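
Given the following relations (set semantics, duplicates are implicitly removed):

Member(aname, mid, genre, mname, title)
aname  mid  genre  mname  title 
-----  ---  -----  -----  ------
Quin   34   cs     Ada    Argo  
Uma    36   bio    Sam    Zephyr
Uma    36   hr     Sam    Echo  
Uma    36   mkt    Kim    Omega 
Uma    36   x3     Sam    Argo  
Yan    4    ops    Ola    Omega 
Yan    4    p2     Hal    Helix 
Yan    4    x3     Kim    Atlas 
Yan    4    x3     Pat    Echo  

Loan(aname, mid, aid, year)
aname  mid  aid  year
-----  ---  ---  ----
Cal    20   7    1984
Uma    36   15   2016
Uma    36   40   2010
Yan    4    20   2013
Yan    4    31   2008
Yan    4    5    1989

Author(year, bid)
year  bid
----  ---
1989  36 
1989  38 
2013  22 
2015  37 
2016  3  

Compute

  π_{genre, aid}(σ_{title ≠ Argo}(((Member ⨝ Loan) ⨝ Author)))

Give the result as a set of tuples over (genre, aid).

Natural join on aname, mid: {(Uma, 36, bio, Sam, Zephyr, 15, 2016), (Uma, 36, bio, Sam, Zephyr, 40, 2010), (Uma, 36, hr, Sam, Echo, 15, 2016), (Uma, 36, hr, Sam, Echo, 40, 2010), (Uma, 36, mkt, Kim, Omega, 15, 2016), (Uma, 36, mkt, Kim, Omega, 40, 2010), (Uma, 36, x3, Sam, Argo, 15, 2016), (Uma, 36, x3, Sam, Argo, 40, 2010), (Yan, 4, ops, Ola, Omega, 20, 2013), (Yan, 4, ops, Ola, Omega, 31, 2008), (Yan, 4, ops, Ola, Omega, 5, 1989), (Yan, 4, p2, Hal, Helix, 20, 2013), (Yan, 4, p2, Hal, Helix, 31, 2008), (Yan, 4, p2, Hal, Helix, 5, 1989), (Yan, 4, x3, Kim, Atlas, 20, 2013), (Yan, 4, x3, Kim, Atlas, 31, 2008), (Yan, 4, x3, Kim, Atlas, 5, 1989), (Yan, 4, x3, Pat, Echo, 20, 2013), (Yan, 4, x3, Pat, Echo, 31, 2008), (Yan, 4, x3, Pat, Echo, 5, 1989)}
Natural join on year: {(Uma, 36, bio, Sam, Zephyr, 15, 2016, 3), (Uma, 36, hr, Sam, Echo, 15, 2016, 3), (Uma, 36, mkt, Kim, Omega, 15, 2016, 3), (Uma, 36, x3, Sam, Argo, 15, 2016, 3), (Yan, 4, ops, Ola, Omega, 20, 2013, 22), (Yan, 4, ops, Ola, Omega, 5, 1989, 36), (Yan, 4, ops, Ola, Omega, 5, 1989, 38), (Yan, 4, p2, Hal, Helix, 20, 2013, 22), (Yan, 4, p2, Hal, Helix, 5, 1989, 36), (Yan, 4, p2, Hal, Helix, 5, 1989, 38), (Yan, 4, x3, Kim, Atlas, 20, 2013, 22), (Yan, 4, x3, Kim, Atlas, 5, 1989, 36), (Yan, 4, x3, Kim, Atlas, 5, 1989, 38), (Yan, 4, x3, Pat, Echo, 20, 2013, 22), (Yan, 4, x3, Pat, Echo, 5, 1989, 36), (Yan, 4, x3, Pat, Echo, 5, 1989, 38)}
σ[title ≠ Argo]: keep tuples satisfying title ≠ Argo → {(Uma, 36, bio, Sam, Zephyr, 15, 2016, 3), (Uma, 36, hr, Sam, Echo, 15, 2016, 3), (Uma, 36, mkt, Kim, Omega, 15, 2016, 3), (Yan, 4, ops, Ola, Omega, 20, 2013, 22), (Yan, 4, ops, Ola, Omega, 5, 1989, 36), (Yan, 4, ops, Ola, Omega, 5, 1989, 38), (Yan, 4, p2, Hal, Helix, 20, 2013, 22), (Yan, 4, p2, Hal, Helix, 5, 1989, 36), (Yan, 4, p2, Hal, Helix, 5, 1989, 38), (Yan, 4, x3, Kim, Atlas, 20, 2013, 22), (Yan, 4, x3, Kim, Atlas, 5, 1989, 36), (Yan, 4, x3, Kim, Atlas, 5, 1989, 38), (Yan, 4, x3, Pat, Echo, 20, 2013, 22), (Yan, 4, x3, Pat, Echo, 5, 1989, 36), (Yan, 4, x3, Pat, Echo, 5, 1989, 38)}
π[genre, aid]: project onto (genre, aid) (6 duplicate(s) eliminated) → {(bio, 15), (hr, 15), (mkt, 15), (ops, 20), (ops, 5), (p2, 20), (p2, 5), (x3, 20), (x3, 5)}

{(bio, 15), (hr, 15), (mkt, 15), (ops, 20), (ops, 5), (p2, 20), (p2, 5), (x3, 20), (x3, 5)}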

○ ○ ○ ○

▶ _Task instructions_
Would you restate the whole listing word for word?

▶ _Solved problem_
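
Given the following relations (set semantics, duplicates are implicitly removed):

Member(aname, mid, genre, mname, title)
aname  mid  genre  mname  title 
-----  ---  -----  -----  ------
Quin   34   cs     Ada    Argo  
Uma    36   bio    Sam    Zephyr
Uma    36   hr     Sam    Echo  
Uma    36   mkt    Kim    Omega 
Uma    36   x3     Sam    Argo  
Yan    4    ops    Ola    Omega 
Yan    4    p2     Hal    Helix 
Yan    4    x3     Kim    Atlas 
Yan    4    x3     Pat    Echo  

Loan(aname, mid, aid, year)
aname  mid  aid  year
-----  ---  ---  ----
Cal    20   7    1984
Uma    36   15   2016
Uma    36   40   2010
Yan    4    20   2013
Yan    4    31   2008
Yan    4    5    1989

Author(year, bid)
year  bid
----  ---
1989  36 
1989  38 
2013  22 
2015  37 
2016  3  

Compute

  π_{genre, aid}(σ_{title ≠ Argo}(((Member ⨝ Loan) ⨝ Author)))

Give the result as a set of tuples over (genre, aid).

Natural join on aname, mid: {(Uma, 36, bio, Sam, Zephyr, 15, 2016), (Uma, 36, bio, Sam, Zephyr, 40, 2010), (Uma, 36, hr, Sam, Echo, 15, 2016), (Uma, 36, hr, Sam, Echo, 40, 2010), (Uma, 36, mkt, Kim, Omega, 15, 2016), (Uma, 36, mkt, Kim, Omega, 40, 2010), (Uma, 36, x3, Sam, Argo, 15, 2016), (Uma, 36, x3, Sam, Argo, 40, 2010), (Yan, 4, ops, Ola, Omega, 20, 2013), (Yan, 4, ops, Ola, Omega, 31, 2008), (Yan, 4, ops, Ola, Omega, 5, 1989), (Yan, 4, p2, Hal, Helix, 20, 2013), (Yan, 4, p2, Hal, Helix, 31, 2008), (Yan, 4, p2, Hal, Helix, 5, 1989), (Yan, 4, x3, Kim, Atlas, 20, 2013), (Yan, 4, x3, Kim, Atlas, 31, 2008), (Yan, 4, x3, Kim, Atlas, 5, 1989), (Yan, 4, x3, Pat, Echo, 20, 2013), (Yan, 4, x3, Pat, Echo, 31, 2008), (Yan, 4, x3, Pat, Echo, 5, 1989)}
Natural join on year: {(Uma, 36, bio, Sam, Zephyr, 15, 2016, 3), (Uma, 36, hr, Sam, Echo, 15, 2016, 3), (Uma, 36, mkt, Kim, Omega, 15, 2016, 3), (Uma, 36, x3, Sam, Argo, 15, 2016, 3), (Yan, 4, ops, Ola, Omega, 20, 2013, 22), (Yan, 4, ops, Ola, Omega, 5, 1989, 36), (Yan, 4, ops, Ola, Omega, 5, 1989, 38), (Yan, 4, p2, Hal, Helix, 20, 2013, 22), (Yan, 4, p2, Hal, Helix, 5, 1989, 36), (Yan, 4, p2, Hal, Helix, 5, 1989, 38), (Yan, 4, x3, Kim, Atlas, 20, 2013, 22), (Yan, 4, x3, Kim, Atlas, 5, 1989, 36), (Yan, 4, x3, Kim, Atlas, 5, 1989, 38), (Yan, 4, x3, Pat, Echo, 20, 2013, 22), (Yan, 4, x3, Pat, Echo, 5, 1989, 36), (Yan, 4, x3, Pat, Echo, 5, 1989, 38)}
σ[title ≠ Argo]: keep tuples satisfying title ≠ Argo → {(Uma, 36, bio, Sam, Zephyr, 15, 2016, 3), (Uma, 36, hr, Sam, Echo, 15, 2016, 3), (Uma, 36, mkt, Kim, Omega, 15, 2016, 3), (Yan, 4, ops, Ola, Omega, 20, 2013, 22), (Yan, 4, ops, Ola, Omega, 5, 1989, 36), (Yan, 4, ops, Ola, Omega, 5, 1989, 38), (Yan, 4, p2, Hal, Helix, 20, 2013, 22), (Yan, 4, p2, Hal, Helix, 5, 1989, 36), (Yan, 4, p2, Hal, Helix, 5, 1989, 38), (Yan, 4, x3, Kim, Atlas, 20, 2013, 22), (Yan, 4, x3, Kim, Atlas, 5, 1989, 36), (Yan, 4, x3, Kim, Atlas, 5, 1989, 38), (Yan, 4, x3, Pat, Echo, 20, 2013, 22), (Yan, 4, x3, Pat, Echo, 5, 1989, 36), (Yan, 4, x3, Pat, Echo, 5, 1989, 38)}
π[genre, aid]: project onto (genre, aid) (6 duplicate(s) eliminated) → {(bio, 15), (hr, 15), (mkt, 15), (ops, 20), (ops, 5), (p2, 20), (p2, 5), (x3, 20), (x3, 5)}

{(bio, 15), (hr, 15), (mkt, 15), (ops, 20), (ops, 5), (p2, 20), (p2, 5), (x3, 20), (x3, 5)}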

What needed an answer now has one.